■ **AIM OF THE TASK**: Print out all of the data below, keeping it identical to the original.

==== MATERIAL FOR THE TASK ====

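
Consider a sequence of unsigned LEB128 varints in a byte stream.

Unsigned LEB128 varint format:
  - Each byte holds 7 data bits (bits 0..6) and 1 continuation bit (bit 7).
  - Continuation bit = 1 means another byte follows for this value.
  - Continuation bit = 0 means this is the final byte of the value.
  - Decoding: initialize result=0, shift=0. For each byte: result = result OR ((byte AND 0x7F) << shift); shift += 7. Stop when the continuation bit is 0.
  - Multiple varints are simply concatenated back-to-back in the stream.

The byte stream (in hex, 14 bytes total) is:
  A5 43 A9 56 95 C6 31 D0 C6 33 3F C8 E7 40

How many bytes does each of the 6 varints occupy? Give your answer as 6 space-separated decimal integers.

  byte[0]=0xA5 cont=1 payload=0x25=37: acc |= 37<<0 -> acc=37 shift=7
  byte[1]=0x43 cont=0 payload=0x43=67: acc |= 67<<7 -> acc=8613 shift=14 [end]
Varint 1: bytes[0:2] = A5 43 -> value 8613 (2 byte(s))
  byte[2]=0xA9 cont=1 payload=0x29=41: acc |= 41<<0 -> acc=41 shift=7
  byte[3]=0x56 cont=0 payload=0x56=86: acc |= 86<<7 -> acc=11049 shift=14 [end]
Varint 2: bytes[2:4] = A9 56 -> value 11049 (2 byte(s))
  byte[4]=0x95 cont=1 payload=0x15=21: acc |= 21<<0 -> acc=21 shift=7
  byte[5]=0xC6 cont=1 payload=0x46=70: acc |= 70<<7 -> acc=8981 shift=14
  byte[6]=0x31 cont=0 payload=0x31=49: acc |= 49<<14 -> acc=811797 shift=21 [end]
Varint 3: bytes[4:7] = 95 C6 31 -> value 811797 (3 byte(s))
  byte[7]=0xD0 cont=1 payload=0x50=80: acc |= 80<<0 -> acc=80 shift=7
  byte[8]=0xC6 cont=1 payload=0x46=70: acc |= 70<<7 -> acc=9040 shift=14
  byte[9]=0x33 cont=0 payload=0x33=51: acc |= 51<<14 -> acc=844624 shift=21 [end]
Varint 4: bytes[7:10] = D0 C6 33 -> value 844624 (3 byte(s))
  byte[10]=0x3F cont=0 payload=0x3F=63: acc |= 63<<0 -> acc=63 shift=7 [end]
Varint 5: bytes[10:11] = 3F -> value 63 (1 byte(s))
  byte[11]=0xC8 cont=1 payload=0x48=72: acc |= 72<<0 -> acc=72 shift=7
  byte[12]=0xE7 cont=1 payload=0x67=103: acc |= 103<<7 -> acc=13256 shift=14
  byte[13]=0x40 cont=0 payload=0x40=64: acc |= 64<<14 -> acc=1061832 shift=21 [end]
Varint 6: bytes[11:14] = C8 E7 40 -> value 1061832 (3 byte(s))

Answer: 2 2 3 3 1 3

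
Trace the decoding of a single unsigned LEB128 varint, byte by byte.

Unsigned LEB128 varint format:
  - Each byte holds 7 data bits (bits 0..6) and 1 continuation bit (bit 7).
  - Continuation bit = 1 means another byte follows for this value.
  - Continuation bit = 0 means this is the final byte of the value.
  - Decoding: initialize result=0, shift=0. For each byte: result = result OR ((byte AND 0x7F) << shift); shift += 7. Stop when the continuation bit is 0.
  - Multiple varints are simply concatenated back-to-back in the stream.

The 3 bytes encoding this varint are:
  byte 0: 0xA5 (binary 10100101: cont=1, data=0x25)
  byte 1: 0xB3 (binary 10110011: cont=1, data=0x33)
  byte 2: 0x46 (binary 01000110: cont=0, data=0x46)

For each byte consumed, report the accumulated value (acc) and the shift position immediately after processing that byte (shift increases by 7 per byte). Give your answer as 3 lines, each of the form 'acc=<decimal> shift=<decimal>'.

Answer: acc=37 shift=7
acc=6565 shift=14
acc=1153445 shift=21

Derivation:
byte 0=0xA5: payload=0x25=37, contrib = 37<<0 = 37; acc -> 37, shift -> 7
byte 1=0xB3: payload=0x33=51, contrib = 51<<7 = 6528; acc -> 6565, shift -> 14
byte 2=0x46: payload=0x46=70, contrib = 70<<14 = 1146880; acc -> 1153445, shift -> 21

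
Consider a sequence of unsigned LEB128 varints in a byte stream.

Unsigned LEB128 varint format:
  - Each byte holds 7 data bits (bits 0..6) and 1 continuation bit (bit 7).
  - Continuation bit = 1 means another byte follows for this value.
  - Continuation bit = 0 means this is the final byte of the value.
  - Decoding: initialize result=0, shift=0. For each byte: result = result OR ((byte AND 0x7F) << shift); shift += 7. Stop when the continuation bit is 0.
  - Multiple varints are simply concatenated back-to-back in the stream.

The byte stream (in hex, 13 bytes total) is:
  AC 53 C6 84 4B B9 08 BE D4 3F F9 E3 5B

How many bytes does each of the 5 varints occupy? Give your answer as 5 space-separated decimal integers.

Answer: 2 3 2 3 3

Derivation:
  byte[0]=0xAC cont=1 payload=0x2C=44: acc |= 44<<0 -> acc=44 shift=7
  byte[1]=0x53 cont=0 payload=0x53=83: acc |= 83<<7 -> acc=10668 shift=14 [end]
Varint 1: bytes[0:2] = AC 53 -> value 10668 (2 byte(s))
  byte[2]=0xC6 cont=1 payload=0x46=70: acc |= 70<<0 -> acc=70 shift=7
  byte[3]=0x84 cont=1 payload=0x04=4: acc |= 4<<7 -> acc=582 shift=14
  byte[4]=0x4B cont=0 payload=0x4B=75: acc |= 75<<14 -> acc=1229382 shift=21 [end]
Varint 2: bytes[2:5] = C6 84 4B -> value 1229382 (3 byte(s))
  byte[5]=0xB9 cont=1 payload=0x39=57: acc |= 57<<0 -> acc=57 shift=7
  byte[6]=0x08 cont=0 payload=0x08=8: acc |= 8<<7 -> acc=1081 shift=14 [end]
Varint 3: bytes[5:7] = B9 08 -> value 1081 (2 byte(s))
  byte[7]=0xBE cont=1 payload=0x3E=62: acc |= 62<<0 -> acc=62 shift=7
  byte[8]=0xD4 cont=1 payload=0x54=84: acc |= 84<<7 -> acc=10814 shift=14
  byte[9]=0x3F cont=0 payload=0x3F=63: acc |= 63<<14 -> acc=1043006 shift=21 [end]
Varint 4: bytes[7:10] = BE D4 3F -> value 1043006 (3 byte(s))
  byte[10]=0xF9 cont=1 payload=0x79=121: acc |= 121<<0 -> acc=121 shift=7
  byte[11]=0xE3 cont=1 payload=0x63=99: acc |= 99<<7 -> acc=12793 shift=14
  byte[12]=0x5B cont=0 payload=0x5B=91: acc |= 91<<14 -> acc=1503737 shift=21 [end]
Varint 5: bytes[10:13] = F9 E3 5B -> value 1503737 (3 byte(s))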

====

■ **ANSWER BELOW**:
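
Consider a sequence of unsigned LEB128 varints in a byte stream.

Unsigned LEB128 varint format:
  - Each byte holds 7 data bits (bits 0..6) and 1 continuation bit (bit 7).
  - Continuation bit = 1 means another byte follows for this value.
  - Continuation bit = 0 means this is the final byte of the value.
  - Decoding: initialize result=0, shift=0. For each byte: result = result OR ((byte AND 0x7F) << shift); shift += 7. Stop when the continuation bit is 0.
  - Multiple varints are simply concatenated back-to-back in the stream.

The byte stream (in hex, 14 bytes total) is:
  A5 43 A9 56 95 C6 31 D0 C6 33 3F C8 E7 40

How many bytes does each of the 6 varints occupy? Give your answer as 6 space-separated decimal integers.

  byte[0]=0xA5 cont=1 payload=0x25=37: acc |= 37<<0 -> acc=37 shift=7
  byte[1]=0x43 cont=0 payload=0x43=67: acc |= 67<<7 -> acc=8613 shift=14 [end]
Varint 1: bytes[0:2] = A5 43 -> value 8613 (2 byte(s))
  byte[2]=0xA9 cont=1 payload=0x29=41: acc |= 41<<0 -> acc=41 shift=7
  byte[3]=0x56 cont=0 payload=0x56=86: acc |= 86<<7 -> acc=11049 shift=14 [end]
Varint 2: bytes[2:4] = A9 56 -> value 11049 (2 byte(s))
  byte[4]=0x95 cont=1 payload=0x15=21: acc |= 21<<0 -> acc=21 shift=7
  byte[5]=0xC6 cont=1 payload=0x46=70: acc |= 70<<7 -> acc=8981 shift=14
  byte[6]=0x31 cont=0 payload=0x31=49: acc |= 49<<14 -> acc=811797 shift=21 [end]
Varint 3: bytes[4:7] = 95 C6 31 -> value 811797 (3 byte(s))
  byte[7]=0xD0 cont=1 payload=0x50=80: acc |= 80<<0 -> acc=80 shift=7
  byte[8]=0xC6 cont=1 payload=0x46=70: acc |= 70<<7 -> acc=9040 shift=14
  byte[9]=0x33 cont=0 payload=0x33=51: acc |= 51<<14 -> acc=844624 shift=21 [end]
Varint 4: bytes[7:10] = D0 C6 33 -> value 844624 (3 byte(s))
  byte[10]=0x3F cont=0 payload=0x3F=63: acc |= 63<<0 -> acc=63 shift=7 [end]
Varint 5: bytes[10:11] = 3F -> value 63 (1 byte(s))
  byte[11]=0xC8 cont=1 payload=0x48=72: acc |= 72<<0 -> acc=72 shift=7
  byte[12]=0xE7 cont=1 payload=0x67=103: acc |= 103<<7 -> acc=13256 shift=14
  byte[13]=0x40 cont=0 payload=0x40=64: acc |= 64<<14 -> acc=1061832 shift=21 [end]
Varint 6: bytes[11:14] = C8 E7 40 -> value 1061832 (3 byte(s))

Answer: 2 2 3 3 1 3

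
Trace the decoding of a single unsigned LEB128 varint, byte by byte.

Unsigned LEB128 varint format:
  - Each byte holds 7 data bits (bits 0..6) and 1 continuation bit (bit 7).
  - Continuation bit = 1 means another byte follows for this value.
  - Continuation bit = 0 means this is the final byte of the value.
  - Decoding: initialize result=0, shift=0. For each byte: result = result OR ((byte AND 0x7F) << shift); shift += 7. Stop when the continuation bit is 0.
  - Multiple varints are simply concatenated back-to-back in the stream.

The 3 bytes encoding this varint are:
  byte 0: 0xA5 (binary 10100101: cont=1, data=0x25)
  byte 1: 0xB3 (binary 10110011: cont=1, data=0x33)
  byte 2: 0x46 (binary 01000110: cont=0, data=0x46)

For each byte consumed, report the accumulated value (acc) and the shift position immediately after processing that byte (shift increases by 7 per byte). Give your answer as 3 lines, each of the form 'acc=<decimal> shift=<decimal>'.

Answer: acc=37 shift=7
acc=6565 shift=14
acc=1153445 shift=21

Derivation:
byte 0=0xA5: payload=0x25=37, contrib = 37<<0 = 37; acc -> 37, shift -> 7
byte 1=0xB3: payload=0x33=51, contrib = 51<<7 = 6528; acc -> 6565, shift -> 14
byte 2=0x46: payload=0x46=70, contrib = 70<<14 = 1146880; acc -> 1153445, shift -> 21

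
Consider a sequence of unsigned LEB128 varints in a byte stream.

Unsigned LEB128 varint format:
  - Each byte holds 7 data bits (bits 0..6) and 1 continuation bit (bit 7).
  - Continuation bit = 1 means another byte follows for this value.
  - Continuation bit = 0 means this is the final byte of the value.
  - Decoding: initialize result=0, shift=0. For each byte: result = result OR ((byte AND 0x7F) << shift); shift += 7. Stop when the continuation bit is 0.
  - Multiple varints are simply concatenated back-to-back in the stream.

The byte stream (in hex, 13 bytes total) is:
  AC 53 C6 84 4B B9 08 BE D4 3F F9 E3 5B

How many bytes does each of the 5 varints occupy? Give your answer as 5 space-separated decimal integers.

Answer: 2 3 2 3 3

Derivation:
  byte[0]=0xAC cont=1 payload=0x2C=44: acc |= 44<<0 -> acc=44 shift=7
  byte[1]=0x53 cont=0 payload=0x53=83: acc |= 83<<7 -> acc=10668 shift=14 [end]
Varint 1: bytes[0:2] = AC 53 -> value 10668 (2 byte(s))
  byte[2]=0xC6 cont=1 payload=0x46=70: acc |= 70<<0 -> acc=70 shift=7
  byte[3]=0x84 cont=1 payload=0x04=4: acc |= 4<<7 -> acc=582 shift=14
  byte[4]=0x4B cont=0 payload=0x4B=75: acc |= 75<<14 -> acc=1229382 shift=21 [end]
Varint 2: bytes[2:5] = C6 84 4B -> value 1229382 (3 byte(s))
  byte[5]=0xB9 cont=1 payload=0x39=57: acc |= 57<<0 -> acc=57 shift=7
  byte[6]=0x08 cont=0 payload=0x08=8: acc |= 8<<7 -> acc=1081 shift=14 [end]
Varint 3: bytes[5:7] = B9 08 -> value 1081 (2 byte(s))
  byte[7]=0xBE cont=1 payload=0x3E=62: acc |= 62<<0 -> acc=62 shift=7
  byte[8]=0xD4 cont=1 payload=0x54=84: acc |= 84<<7 -> acc=10814 shift=14
  byte[9]=0x3F cont=0 payload=0x3F=63: acc |= 63<<14 -> acc=1043006 shift=21 [end]
Varint 4: bytes[7:10] = BE D4 3F -> value 1043006 (3 byte(s))
  byte[10]=0xF9 cont=1 payload=0x79=121: acc |= 121<<0 -> acc=121 shift=7
  byte[11]=0xE3 cont=1 payload=0x63=99: acc |= 99<<7 -> acc=12793 shift=14
  byte[12]=0x5B cont=0 payload=0x5B=91: acc |= 91<<14 -> acc=1503737 shift=21 [end]
Varint 5: bytes[10:13] = F9 E3 5B -> value 1503737 (3 byte(s))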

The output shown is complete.